(Extracted information begins)

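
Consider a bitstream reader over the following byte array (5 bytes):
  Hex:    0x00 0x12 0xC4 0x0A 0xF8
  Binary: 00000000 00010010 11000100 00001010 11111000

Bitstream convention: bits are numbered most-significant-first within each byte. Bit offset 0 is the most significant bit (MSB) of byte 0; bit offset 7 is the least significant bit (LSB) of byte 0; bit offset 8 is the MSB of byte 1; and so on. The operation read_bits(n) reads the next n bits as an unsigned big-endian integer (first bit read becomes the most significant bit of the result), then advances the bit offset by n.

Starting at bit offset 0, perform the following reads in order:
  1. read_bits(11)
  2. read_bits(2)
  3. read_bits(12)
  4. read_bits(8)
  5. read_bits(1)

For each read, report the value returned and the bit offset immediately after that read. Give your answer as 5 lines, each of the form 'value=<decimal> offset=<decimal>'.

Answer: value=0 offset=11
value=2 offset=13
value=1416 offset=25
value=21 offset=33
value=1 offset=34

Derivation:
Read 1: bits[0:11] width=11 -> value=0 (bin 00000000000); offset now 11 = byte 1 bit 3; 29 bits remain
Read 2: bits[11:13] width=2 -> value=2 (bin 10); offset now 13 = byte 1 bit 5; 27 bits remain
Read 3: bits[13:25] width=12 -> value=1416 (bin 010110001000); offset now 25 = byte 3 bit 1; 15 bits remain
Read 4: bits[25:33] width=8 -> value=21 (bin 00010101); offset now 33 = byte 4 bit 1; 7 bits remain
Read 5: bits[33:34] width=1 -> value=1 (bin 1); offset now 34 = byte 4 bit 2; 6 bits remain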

(Extracted information ends)

▶ Prompt: Copy out all lines of the material above in which "reads" occurs.

▶ Task solution:
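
Bitstream convention: bits are numbered most-significant-first within each byte. Bit offset 0 is the most significant bit (MSB) of byte 0; bit offset 7 is the least significant bit (LSB) of byte 0; bit offset 8 is the MSB of byte 1; and so on. The operation read_bits(n) reads the next n bits as an unsigned big-endian integer (first bit read becomes the most significant bit of the result), then advances the bit offset by n.
Starting at bit offset 0, perform the following reads in order: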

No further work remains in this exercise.